#### Problem requirements:
Please transcribe the data that follows, keeping every line exact.

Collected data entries

++++++

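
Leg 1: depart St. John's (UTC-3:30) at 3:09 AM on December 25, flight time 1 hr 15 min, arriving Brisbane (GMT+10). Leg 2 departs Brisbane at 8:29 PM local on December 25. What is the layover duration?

Convert departure to UTC: 3:09 AM + 3:30 = 6:39 AM UTC on Dec 25.
Add 1 hour 15 minutes flight time → 7:54 AM UTC.
Brisbane is UTC+10:00, so local arrival = 7:54 AM + 10:00 = 5:54 PM on Dec 25.
Layover = 8:29 PM − 5:54 PM = 2 hours 35 minutes.

2 hours 35 minutes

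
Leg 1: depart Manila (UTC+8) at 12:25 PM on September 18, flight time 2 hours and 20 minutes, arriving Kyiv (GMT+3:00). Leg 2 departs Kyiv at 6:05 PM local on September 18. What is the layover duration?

Convert departure to UTC: 12:25 PM − 8:00 = 4:25 AM UTC on Sep 18.
Add 2 hours and 20 minutes flight time → 6:45 AM UTC.
Kyiv is UTC+3:00, so local arrival = 6:45 AM + 3:00 = 9:45 AM on Sep 18.
Layover = 6:05 PM − 9:45 AM = 8 hours 20 minutes.

8 hours 20 minutes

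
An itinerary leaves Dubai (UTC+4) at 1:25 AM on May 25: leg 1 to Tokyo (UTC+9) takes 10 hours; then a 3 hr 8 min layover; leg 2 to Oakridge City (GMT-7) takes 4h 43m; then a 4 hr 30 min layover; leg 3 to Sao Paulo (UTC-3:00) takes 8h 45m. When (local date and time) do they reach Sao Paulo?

1:31 AM on May 26

Convert departure to UTC: 1:25 AM − 4:00 = 9:25 PM UTC on May 24.
Add 10 hours leg 1 → 7:25 AM UTC (May 25).
Add 3 hours and 8 minutes layover in Tokyo → 10:33 AM UTC.
Add 4 hours 43 minutes leg 2 → 3:16 PM UTC.
Add 4 hours and 30 minutes layover in Oakridge City → 7:46 PM UTC.
Add 8 hours and 45 minutes leg 3 → 4:31 AM UTC (May 26).
Sao Paulo is UTC−3:00, so local arrival = 4:31 AM − 3:00 = 1:31 AM on May 26.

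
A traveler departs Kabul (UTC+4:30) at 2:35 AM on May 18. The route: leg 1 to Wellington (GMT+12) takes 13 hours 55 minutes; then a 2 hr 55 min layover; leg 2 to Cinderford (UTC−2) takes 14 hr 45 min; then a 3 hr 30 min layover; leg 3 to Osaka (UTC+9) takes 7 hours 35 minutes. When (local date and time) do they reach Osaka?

1:45 AM on May 20

Convert departure to UTC: 2:35 AM − 4:30 = 10:05 PM UTC on May 17.
Add 13 hours and 55 minutes leg 1 → 12:00 PM UTC (May 18).
Add 2 hours and 55 minutes layover in Wellington → 2:55 PM UTC.
Add 14 hours and 45 minutes leg 2 → 5:40 AM UTC (May 19).
Add 3 hours 30 minutes layover in Cinderford → 9:10 AM UTC.
Add 7 hours and 35 minutes leg 3 → 4:45 PM UTC.
Osaka is UTC+9:00, so local arrival = 4:45 PM + 9:00 = 1:45 AM on May 20.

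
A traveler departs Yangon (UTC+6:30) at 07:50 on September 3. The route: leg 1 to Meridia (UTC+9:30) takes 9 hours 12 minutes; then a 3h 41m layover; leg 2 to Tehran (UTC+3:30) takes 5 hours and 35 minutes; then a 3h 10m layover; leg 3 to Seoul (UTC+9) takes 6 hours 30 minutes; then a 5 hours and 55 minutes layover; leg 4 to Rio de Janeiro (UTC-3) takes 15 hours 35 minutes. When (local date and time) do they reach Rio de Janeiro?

23:58 on September 4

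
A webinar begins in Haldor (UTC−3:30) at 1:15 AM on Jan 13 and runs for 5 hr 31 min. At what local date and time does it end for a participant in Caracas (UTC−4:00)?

Convert start to UTC: 1:15 AM + 3:30 = 4:45 AM UTC on Jan 13.
Add 5 hours and 31 minutes duration → 10:16 AM UTC.
Caracas is UTC−4:00, so local end time = 10:16 AM − 4:00 = 6:16 AM on Jan 13.

6:16 AM on January 13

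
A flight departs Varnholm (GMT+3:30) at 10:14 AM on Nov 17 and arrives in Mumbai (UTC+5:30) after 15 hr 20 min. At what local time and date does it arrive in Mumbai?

3:34 AM on Nov 18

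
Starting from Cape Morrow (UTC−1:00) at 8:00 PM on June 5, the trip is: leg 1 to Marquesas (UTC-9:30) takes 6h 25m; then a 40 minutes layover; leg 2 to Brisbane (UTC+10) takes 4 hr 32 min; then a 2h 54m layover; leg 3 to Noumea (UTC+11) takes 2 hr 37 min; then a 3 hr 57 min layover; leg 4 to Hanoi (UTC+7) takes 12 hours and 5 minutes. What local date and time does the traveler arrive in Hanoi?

Convert departure to UTC: 8:00 PM + 1:00 = 9:00 PM UTC on Jun 5.
Add 6 hours and 25 minutes leg 1 → 3:25 AM UTC (Jun 6).
Add 40 minutes layover in Marquesas → 4:05 AM UTC.
Add 4 hours 32 minutes leg 2 → 8:37 AM UTC.
Add 2 hours 54 minutes layover in Brisbane → 11:31 AM UTC.
Add 2 hours and 37 minutes leg 3 → 2:08 PM UTC.
Add 3 hours 57 minutes layover in Noumea → 6:05 PM UTC.
Add 12 hours and 5 minutes leg 4 → 6:10 AM UTC (Jun 7).
Hanoi is UTC+7:00, so local arrival = 6:10 AM + 7:00 = 1:10 PM on Jun 7.

1:10 PM on Jun 7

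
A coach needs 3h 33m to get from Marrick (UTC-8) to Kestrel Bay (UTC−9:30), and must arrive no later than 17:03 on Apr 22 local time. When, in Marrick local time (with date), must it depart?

Target arrival in UTC: 17:03 + 9:30 = 02:33 on Apr 23.
Subtract 3 hours and 33 minutes → departure 23:00 UTC on Apr 22.
Marrick is UTC−8:00: 23:00 − 8:00 = 15:00 on Apr 22.

15:00 on April 22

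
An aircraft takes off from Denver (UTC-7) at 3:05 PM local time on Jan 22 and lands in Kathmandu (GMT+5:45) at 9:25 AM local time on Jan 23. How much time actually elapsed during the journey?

Departure in UTC: 3:05 PM + 7:00 = 10:05 PM on Jan 22.
Arrival in UTC: 9:25 AM − 5:45 = 3:40 AM on Jan 23.
Elapsed = 3:40 AM − 10:05 PM (+1 day) = 5 hours 35 minutes.

5 hours 35 minutes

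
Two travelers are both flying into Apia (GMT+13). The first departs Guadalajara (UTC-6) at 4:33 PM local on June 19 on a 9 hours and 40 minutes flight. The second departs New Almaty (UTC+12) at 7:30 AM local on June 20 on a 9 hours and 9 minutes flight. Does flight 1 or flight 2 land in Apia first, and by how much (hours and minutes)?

the second, by 3 hours 34 minutes

Flight 1 in UTC: 4:33 PM + 6:00 = 10:33 PM on Jun 19.
+9 hours 40 minutes → arrive 8:13 AM UTC on Jun 20.
Flight 2 in UTC: 7:30 AM − 12:00 = 7:30 PM on Jun 19.
+9 hours 9 minutes → arrive 4:39 AM UTC on Jun 20.
Flight 2 lands earlier by 3 hours 34 minutes.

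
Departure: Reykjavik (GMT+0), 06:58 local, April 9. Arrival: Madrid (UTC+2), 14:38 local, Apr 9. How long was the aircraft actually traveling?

5 hours 40 minutes

Departure is already UTC: 06:58 on Apr 9.
Arrival in UTC: 14:38 − 2:00 = 12:38 on Apr 9.
Elapsed = 12:38 − 06:58 = 5 hours 40 minutes.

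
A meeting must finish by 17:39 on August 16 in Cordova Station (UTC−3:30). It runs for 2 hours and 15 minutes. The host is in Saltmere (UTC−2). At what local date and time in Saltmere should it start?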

++++++

#### Your solution:
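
Leg 1: depart St. John's (UTC-3:30) at 3:09 AM on December 25, flight time 1 hr 15 min, arriving Brisbane (GMT+10). Leg 2 departs Brisbane at 8:29 PM local on December 25. What is the layover duration?

Convert departure to UTC: 3:09 AM + 3:30 = 6:39 AM UTC on Dec 25.
Add 1 hour 15 minutes flight time → 7:54 AM UTC.
Brisbane is UTC+10:00, so local arrival = 7:54 AM + 10:00 = 5:54 PM on Dec 25.
Layover = 8:29 PM − 5:54 PM = 2 hours 35 minutes.

2 hours 35 minutes

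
Leg 1: depart Manila (UTC+8) at 12:25 PM on September 18, flight time 2 hours and 20 minutes, arriving Kyiv (GMT+3:00). Leg 2 departs Kyiv at 6:05 PM local on September 18. What is the layover duration?

Convert departure to UTC: 12:25 PM − 8:00 = 4:25 AM UTC on Sep 18.
Add 2 hours and 20 minutes flight time → 6:45 AM UTC.
Kyiv is UTC+3:00, so local arrival = 6:45 AM + 3:00 = 9:45 AM on Sep 18.
Layover = 6:05 PM − 9:45 AM = 8 hours 20 minutes.

8 hours 20 minutes

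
An itinerary leaves Dubai (UTC+4) at 1:25 AM on May 25: leg 1 to Tokyo (UTC+9) takes 10 hours; then a 3 hr 8 min layover; leg 2 to Oakridge City (GMT-7) takes 4h 43m; then a 4 hr 30 min layover; leg 3 to Sao Paulo (UTC-3:00) takes 8h 45m. When (local date and time) do they reach Sao Paulo?

1:31 AM on May 26

Convert departure to UTC: 1:25 AM − 4:00 = 9:25 PM UTC on May 24.
Add 10 hours leg 1 → 7:25 AM UTC (May 25).
Add 3 hours and 8 minutes layover in Tokyo → 10:33 AM UTC.
Add 4 hours 43 minutes leg 2 → 3:16 PM UTC.
Add 4 hours and 30 minutes layover in Oakridge City → 7:46 PM UTC.
Add 8 hours and 45 minutes leg 3 → 4:31 AM UTC (May 26).
Sao Paulo is UTC−3:00, so local arrival = 4:31 AM − 3:00 = 1:31 AM on May 26.

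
A traveler departs Kabul (UTC+4:30) at 2:35 AM on May 18. The route: leg 1 to Wellington (GMT+12) takes 13 hours 55 minutes; then a 2 hr 55 min layover; leg 2 to Cinderford (UTC−2) takes 14 hr 45 min; then a 3 hr 30 min layover; leg 3 to Osaka (UTC+9) takes 7 hours 35 minutes. When (local date and time) do they reach Osaka?

1:45 AM on May 20

Convert departure to UTC: 2:35 AM − 4:30 = 10:05 PM UTC on May 17.
Add 13 hours and 55 minutes leg 1 → 12:00 PM UTC (May 18).
Add 2 hours and 55 minutes layover in Wellington → 2:55 PM UTC.
Add 14 hours and 45 minutes leg 2 → 5:40 AM UTC (May 19).
Add 3 hours 30 minutes layover in Cinderford → 9:10 AM UTC.
Add 7 hours and 35 minutes leg 3 → 4:45 PM UTC.
Osaka is UTC+9:00, so local arrival = 4:45 PM + 9:00 = 1:45 AM on May 20.

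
A traveler departs Yangon (UTC+6:30) at 07:50 on September 3. The route: leg 1 to Meridia (UTC+9:30) takes 9 hours 12 minutes; then a 3h 41m layover; leg 2 to Tehran (UTC+3:30) takes 5 hours and 35 minutes; then a 3h 10m layover; leg 3 to Seoul (UTC+9) takes 6 hours 30 minutes; then a 5 hours and 55 minutes layover; leg 4 to Rio de Janeiro (UTC-3) takes 15 hours 35 minutes. When (local date and time) do they reach Rio de Janeiro?

23:58 on September 4

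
A webinar begins in Haldor (UTC−3:30) at 1:15 AM on Jan 13 and runs for 5 hr 31 min. At what local date and time does it end for a participant in Caracas (UTC−4:00)?

Convert start to UTC: 1:15 AM + 3:30 = 4:45 AM UTC on Jan 13.
Add 5 hours and 31 minutes duration → 10:16 AM UTC.
Caracas is UTC−4:00, so local end time = 10:16 AM − 4:00 = 6:16 AM on Jan 13.

6:16 AM on January 13

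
A flight departs Varnholm (GMT+3:30) at 10:14 AM on Nov 17 and arrives in Mumbai (UTC+5:30) after 15 hr 20 min. At what local time and date does it arrive in Mumbai?

3:34 AM on Nov 18

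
Starting from Cape Morrow (UTC−1:00) at 8:00 PM on June 5, the trip is: leg 1 to Marquesas (UTC-9:30) takes 6h 25m; then a 40 minutes layover; leg 2 to Brisbane (UTC+10) takes 4 hr 32 min; then a 2h 54m layover; leg 3 to Noumea (UTC+11) takes 2 hr 37 min; then a 3 hr 57 min layover; leg 4 to Hanoi (UTC+7) takes 12 hours and 5 minutes. What local date and time does the traveler arrive in Hanoi?

Convert departure to UTC: 8:00 PM + 1:00 = 9:00 PM UTC on Jun 5.
Add 6 hours and 25 minutes leg 1 → 3:25 AM UTC (Jun 6).
Add 40 minutes layover in Marquesas → 4:05 AM UTC.
Add 4 hours 32 minutes leg 2 → 8:37 AM UTC.
Add 2 hours 54 minutes layover in Brisbane → 11:31 AM UTC.
Add 2 hours and 37 minutes leg 3 → 2:08 PM UTC.
Add 3 hours 57 minutes layover in Noumea → 6:05 PM UTC.
Add 12 hours and 5 minutes leg 4 → 6:10 AM UTC (Jun 7).
Hanoi is UTC+7:00, so local arrival = 6:10 AM + 7:00 = 1:10 PM on Jun 7.

1:10 PM on Jun 7

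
A coach needs 3h 33m to get from Marrick (UTC-8) to Kestrel Bay (UTC−9:30), and must arrive no later than 17:03 on Apr 22 local time. When, in Marrick local time (with date), must it depart?

Target arrival in UTC: 17:03 + 9:30 = 02:33 on Apr 23.
Subtract 3 hours and 33 minutes → departure 23:00 UTC on Apr 22.
Marrick is UTC−8:00: 23:00 − 8:00 = 15:00 on Apr 22.

15:00 on April 22

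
An aircraft takes off from Denver (UTC-7) at 3:05 PM local time on Jan 22 and lands in Kathmandu (GMT+5:45) at 9:25 AM local time on Jan 23. How much time actually elapsed during the journey?

Departure in UTC: 3:05 PM + 7:00 = 10:05 PM on Jan 22.
Arrival in UTC: 9:25 AM − 5:45 = 3:40 AM on Jan 23.
Elapsed = 3:40 AM − 10:05 PM (+1 day) = 5 hours 35 minutes.

5 hours 35 minutes

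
Two travelers are both flying into Apia (GMT+13). The first departs Guadalajara (UTC-6) at 4:33 PM local on June 19 on a 9 hours and 40 minutes flight. The second departs New Almaty (UTC+12) at 7:30 AM local on June 20 on a 9 hours and 9 minutes flight. Does flight 1 or flight 2 land in Apia first, and by how much (hours and minutes)?

the second, by 3 hours 34 minutes

Flight 1 in UTC: 4:33 PM + 6:00 = 10:33 PM on Jun 19.
+9 hours 40 minutes → arrive 8:13 AM UTC on Jun 20.
Flight 2 in UTC: 7:30 AM − 12:00 = 7:30 PM on Jun 19.
+9 hours 9 minutes → arrive 4:39 AM UTC on Jun 20.
Flight 2 lands earlier by 3 hours 34 minutes.

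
Departure: Reykjavik (GMT+0), 06:58 local, April 9. Arrival: Madrid (UTC+2), 14:38 local, Apr 9. How long was the aircraft actually traveling?

5 hours 40 minutes

Departure is already UTC: 06:58 on Apr 9.
Arrival in UTC: 14:38 − 2:00 = 12:38 on Apr 9.
Elapsed = 12:38 − 06:58 = 5 hours 40 minutes.

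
A meeting must finish by 17:39 on August 16 in Cordova Station (UTC−3:30). It runs for 2 hours and 15 minutes. The host is in Saltmere (UTC−2). At what local date and time in Saltmere should it start?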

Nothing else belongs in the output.